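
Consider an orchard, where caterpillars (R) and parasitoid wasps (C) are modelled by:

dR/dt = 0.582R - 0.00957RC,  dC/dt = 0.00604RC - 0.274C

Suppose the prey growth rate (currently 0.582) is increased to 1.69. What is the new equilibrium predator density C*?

C* ≈ 177

At the interior fixed point, setting dR/dt = 0 with R > 0 fixes C* = (prey growth rate)/(RC coefficient) — independent of the other coefficients.
With the change, C* = 1.69/0.00957 = 177; it rises from 60.8.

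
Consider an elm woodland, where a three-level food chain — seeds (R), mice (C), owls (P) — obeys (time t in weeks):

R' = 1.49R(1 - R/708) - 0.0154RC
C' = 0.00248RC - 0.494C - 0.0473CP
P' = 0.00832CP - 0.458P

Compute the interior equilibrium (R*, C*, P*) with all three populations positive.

From dP/dt = 0: 0.00832C* = 0.458, so C* = 55.
From dR/dt = 0: 1.49(1 - R*/708) = 0.0154·55, giving R* = 708·(1 - 0.569) = 305.
From dC/dt = 0: 0.00248·305 - 0.494 = 0.0473P*, so P* = 0.263/0.0473 = 5.56.

R* ≈ 305, C* ≈ 55, P* ≈ 5.56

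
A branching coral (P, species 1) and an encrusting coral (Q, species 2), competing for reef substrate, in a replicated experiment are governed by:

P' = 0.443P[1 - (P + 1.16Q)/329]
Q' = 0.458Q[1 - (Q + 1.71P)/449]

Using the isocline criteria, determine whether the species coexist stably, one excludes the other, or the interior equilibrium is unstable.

Compare the nullcline intercepts: K1/α12 = 329/1.16 = 284 < K2 = 449; K2/α21 = 449/1.71 = 263 < K1 = 329.
Since both are reversed, neither can invade when rare; the interior point is a saddle.

unstable coexistence (outcome depends on initial conditions)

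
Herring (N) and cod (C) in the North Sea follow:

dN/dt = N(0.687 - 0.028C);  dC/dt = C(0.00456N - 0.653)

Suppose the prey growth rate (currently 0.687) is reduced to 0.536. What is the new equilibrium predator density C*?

At the interior fixed point, setting dN/dt = 0 with N > 0 fixes C* = (prey growth rate)/(NC coefficient) — independent of the other coefficients.
With the change, C* = 0.536/0.028 = 19.1; it falls from 24.5.

C* ≈ 19.1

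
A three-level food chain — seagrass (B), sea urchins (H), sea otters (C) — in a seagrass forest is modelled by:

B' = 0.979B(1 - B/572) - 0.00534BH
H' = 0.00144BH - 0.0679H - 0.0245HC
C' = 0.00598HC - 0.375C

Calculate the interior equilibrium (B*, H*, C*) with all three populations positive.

B* ≈ 376, H* ≈ 62.7, C* ≈ 19.3

From dC/dt = 0: 0.00598H* = 0.375, so H* = 62.7.
From dB/dt = 0: 0.979(1 - B*/572) = 0.00534·62.7, giving B* = 572·(1 - 0.342) = 376.
From dH/dt = 0: 0.00144·376 - 0.0679 = 0.0245C*, so C* = 0.474/0.0245 = 19.3.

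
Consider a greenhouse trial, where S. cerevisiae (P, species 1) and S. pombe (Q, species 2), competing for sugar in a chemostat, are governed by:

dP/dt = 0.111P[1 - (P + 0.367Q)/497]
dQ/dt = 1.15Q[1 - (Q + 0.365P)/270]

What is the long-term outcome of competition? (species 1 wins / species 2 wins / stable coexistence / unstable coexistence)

stable coexistence

Compare the nullcline intercepts: K1/α12 = 497/0.367 = 1350 > K2 = 270; K2/α21 = 270/0.365 = 740 > K1 = 497.
Since both inequalities hold, each species can invade when rare, so the interior equilibrium is stable.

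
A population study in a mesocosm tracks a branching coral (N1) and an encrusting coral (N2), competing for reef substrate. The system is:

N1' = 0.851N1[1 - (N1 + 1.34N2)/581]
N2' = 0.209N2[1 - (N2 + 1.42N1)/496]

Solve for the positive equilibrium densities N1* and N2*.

N1* ≈ 92.6, N2* ≈ 364

Setting both brackets to zero gives the nullclines N1 + 1.34N2 = 581 and 1.42N1 + N2 = 496.
Substituting N2 = 496 - 1.42N1 into the first: N1(1 - 1.34·1.42) = 581 - 1.34·496.
So N1* = -83.6/-0.903 = 92.6, and then N2* = 496 - 1.42·92.6 = 364.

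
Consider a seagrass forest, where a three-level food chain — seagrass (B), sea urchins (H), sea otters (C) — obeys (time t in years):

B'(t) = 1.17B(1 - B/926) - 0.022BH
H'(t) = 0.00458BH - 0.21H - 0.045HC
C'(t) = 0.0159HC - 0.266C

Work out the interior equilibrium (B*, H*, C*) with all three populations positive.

From dC/dt = 0: 0.0159H* = 0.266, so H* = 16.7.
From dB/dt = 0: 1.17(1 - B*/926) = 0.022·16.7, giving B* = 926·(1 - 0.315) = 635.
From dH/dt = 0: 0.00458·635 - 0.21 = 0.045C*, so C* = 2.7/0.045 = 59.9.

B* ≈ 635, H* ≈ 16.7, C* ≈ 59.9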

_ _ _

WHAT YOU WILL DO – Could you repeat exactly the lines in the listing above from the one with "Consider a seagrass" down to the one with "C'(t) = 0.0159HC - 0.266C"? Include both of those lines.

RESPONSE –
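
Consider a seagrass forest, where a three-level food chain — seagrass (B), sea urchins (H), sea otters (C) — obeys (time t in years):

B'(t) = 1.17B(1 - B/926) - 0.022BH
H'(t) = 0.00458BH - 0.21H - 0.045HC
C'(t) = 0.0159HC - 0.266C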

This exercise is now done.